■ Information supplied ■
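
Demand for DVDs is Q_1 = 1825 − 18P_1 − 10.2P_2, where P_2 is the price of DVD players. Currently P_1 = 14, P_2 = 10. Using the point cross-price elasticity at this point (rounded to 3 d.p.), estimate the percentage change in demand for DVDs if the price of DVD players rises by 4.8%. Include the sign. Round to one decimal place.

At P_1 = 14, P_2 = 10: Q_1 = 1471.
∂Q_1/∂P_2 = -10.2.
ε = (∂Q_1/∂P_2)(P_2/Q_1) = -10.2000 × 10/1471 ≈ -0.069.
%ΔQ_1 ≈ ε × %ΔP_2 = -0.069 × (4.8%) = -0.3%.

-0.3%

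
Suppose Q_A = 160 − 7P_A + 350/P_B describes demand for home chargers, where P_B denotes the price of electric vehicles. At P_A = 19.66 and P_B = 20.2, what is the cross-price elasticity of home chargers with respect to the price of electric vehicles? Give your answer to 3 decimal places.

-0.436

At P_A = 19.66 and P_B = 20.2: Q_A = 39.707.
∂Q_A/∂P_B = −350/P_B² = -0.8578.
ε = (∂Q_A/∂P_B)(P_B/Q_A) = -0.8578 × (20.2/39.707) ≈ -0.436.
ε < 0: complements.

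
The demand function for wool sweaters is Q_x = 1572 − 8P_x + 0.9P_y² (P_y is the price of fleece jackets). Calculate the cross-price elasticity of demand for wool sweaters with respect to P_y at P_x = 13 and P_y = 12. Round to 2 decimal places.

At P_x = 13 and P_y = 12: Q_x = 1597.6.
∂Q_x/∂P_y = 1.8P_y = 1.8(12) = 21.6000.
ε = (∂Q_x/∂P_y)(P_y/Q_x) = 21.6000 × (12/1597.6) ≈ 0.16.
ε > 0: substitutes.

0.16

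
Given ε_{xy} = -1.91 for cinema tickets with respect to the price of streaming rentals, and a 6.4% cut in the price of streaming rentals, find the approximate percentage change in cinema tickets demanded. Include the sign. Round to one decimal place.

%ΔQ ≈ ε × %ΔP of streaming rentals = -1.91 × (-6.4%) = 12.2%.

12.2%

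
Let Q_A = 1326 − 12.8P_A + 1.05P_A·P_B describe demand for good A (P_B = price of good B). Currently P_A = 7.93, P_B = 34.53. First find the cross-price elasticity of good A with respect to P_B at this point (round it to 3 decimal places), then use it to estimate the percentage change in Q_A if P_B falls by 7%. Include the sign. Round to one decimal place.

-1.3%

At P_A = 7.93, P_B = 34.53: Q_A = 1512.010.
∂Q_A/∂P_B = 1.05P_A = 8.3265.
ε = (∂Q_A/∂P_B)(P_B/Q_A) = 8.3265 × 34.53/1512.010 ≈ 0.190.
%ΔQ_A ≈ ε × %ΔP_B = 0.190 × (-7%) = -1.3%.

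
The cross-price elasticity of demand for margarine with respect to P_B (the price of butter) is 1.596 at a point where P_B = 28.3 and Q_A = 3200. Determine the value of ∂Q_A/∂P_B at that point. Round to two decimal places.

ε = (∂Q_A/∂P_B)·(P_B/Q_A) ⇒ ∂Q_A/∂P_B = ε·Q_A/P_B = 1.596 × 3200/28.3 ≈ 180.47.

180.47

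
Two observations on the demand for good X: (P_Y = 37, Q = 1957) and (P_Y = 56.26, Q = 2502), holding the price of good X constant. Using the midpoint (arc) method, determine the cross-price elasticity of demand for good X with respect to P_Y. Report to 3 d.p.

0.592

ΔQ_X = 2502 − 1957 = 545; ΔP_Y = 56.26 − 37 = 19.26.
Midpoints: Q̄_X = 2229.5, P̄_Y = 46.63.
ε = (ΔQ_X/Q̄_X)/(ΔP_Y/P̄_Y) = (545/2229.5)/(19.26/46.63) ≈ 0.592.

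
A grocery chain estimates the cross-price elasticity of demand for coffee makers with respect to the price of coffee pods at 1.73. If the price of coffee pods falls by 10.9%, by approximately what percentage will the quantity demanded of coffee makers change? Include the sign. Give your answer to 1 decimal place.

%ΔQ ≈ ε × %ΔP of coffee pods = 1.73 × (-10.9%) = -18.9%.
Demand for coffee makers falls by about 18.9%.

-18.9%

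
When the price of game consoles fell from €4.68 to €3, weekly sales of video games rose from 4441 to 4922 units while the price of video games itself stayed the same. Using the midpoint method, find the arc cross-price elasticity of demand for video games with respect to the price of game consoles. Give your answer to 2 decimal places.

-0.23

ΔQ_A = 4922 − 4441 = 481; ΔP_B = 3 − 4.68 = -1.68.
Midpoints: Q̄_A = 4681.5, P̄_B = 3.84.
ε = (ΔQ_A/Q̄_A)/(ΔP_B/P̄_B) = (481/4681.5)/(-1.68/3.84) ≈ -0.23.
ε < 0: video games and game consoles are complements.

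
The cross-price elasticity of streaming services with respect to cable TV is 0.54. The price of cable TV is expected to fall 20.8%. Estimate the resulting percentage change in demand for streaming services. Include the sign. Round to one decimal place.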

■ Work to be completed ■
All lines from the one containing "When the price" through the final line of the listing above are to be reproduced exactly; include both and add nothing.

■ Completed exercise ■
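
When the price of game consoles fell from €4.68 to €3, weekly sales of video games rose from 4441 to 4922 units while the price of video games itself stayed the same. Using the midpoint method, find the arc cross-price elasticity of demand for video games with respect to the price of game consoles. Give your answer to 2 decimal places.

-0.23

ΔQ_A = 4922 − 4441 = 481; ΔP_B = 3 − 4.68 = -1.68.
Midpoints: Q̄_A = 4681.5, P̄_B = 3.84.
ε = (ΔQ_A/Q̄_A)/(ΔP_B/P̄_B) = (481/4681.5)/(-1.68/3.84) ≈ -0.23.
ε < 0: video games and game consoles are complements.

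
The cross-price elasticity of streaming services with respect to cable TV is 0.54. The price of cable TV is expected to fall 20.8%. Estimate the resulting percentage change in demand for streaming services. Include the sign. Round to one decimal place.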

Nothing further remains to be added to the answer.